## [SUPPLIED MATERIAL]
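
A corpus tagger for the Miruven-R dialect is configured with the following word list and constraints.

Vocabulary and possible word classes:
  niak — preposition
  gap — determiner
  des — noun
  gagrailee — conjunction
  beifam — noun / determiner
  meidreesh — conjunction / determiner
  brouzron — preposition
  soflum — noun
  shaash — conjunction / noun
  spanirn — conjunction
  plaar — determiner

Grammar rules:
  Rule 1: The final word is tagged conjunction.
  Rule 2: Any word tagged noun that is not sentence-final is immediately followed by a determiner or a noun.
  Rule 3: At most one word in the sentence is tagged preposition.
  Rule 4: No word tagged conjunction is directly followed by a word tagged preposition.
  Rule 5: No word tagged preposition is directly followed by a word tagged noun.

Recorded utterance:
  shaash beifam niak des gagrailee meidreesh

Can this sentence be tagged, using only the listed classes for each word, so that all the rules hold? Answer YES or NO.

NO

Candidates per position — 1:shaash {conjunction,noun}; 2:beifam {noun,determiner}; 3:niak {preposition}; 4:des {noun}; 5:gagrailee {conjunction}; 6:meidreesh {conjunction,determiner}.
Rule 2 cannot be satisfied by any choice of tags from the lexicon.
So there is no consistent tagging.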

## [WORK ORDER]
Copy out the material word for word and line for line.

## [WRITTEN SOLUTION]
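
A corpus tagger for the Miruven-R dialect is configured with the following word list and constraints.

Vocabulary and possible word classes:
  niak — preposition
  gap — determiner
  des — noun
  gagrailee — conjunction
  beifam — noun / determiner
  meidreesh — conjunction / determiner
  brouzron — preposition
  soflum — noun
  shaash — conjunction / noun
  spanirn — conjunction
  plaar — determiner

Grammar rules:
  Rule 1: The final word is tagged conjunction.
  Rule 2: Any word tagged noun that is not sentence-final is immediately followed by a determiner or a noun.
  Rule 3: At most one word in the sentence is tagged preposition.
  Rule 4: No word tagged conjunction is directly followed by a word tagged preposition.
  Rule 5: No word tagged preposition is directly followed by a word tagged noun.

Recorded utterance:
  shaash beifam niak des gagrailee meidreesh

Can this sentence be tagged, using only the listed classes for each word, so that all the rules hold? Answer YES or NO.

NO

Candidates per position — 1:shaash {conjunction,noun}; 2:beifam {noun,determiner}; 3:niak {preposition}; 4:des {noun}; 5:gagrailee {conjunction}; 6:meidreesh {conjunction,determiner}.
Rule 2 cannot be satisfied by any choice of tags from the lexicon.
So there is no consistent tagging.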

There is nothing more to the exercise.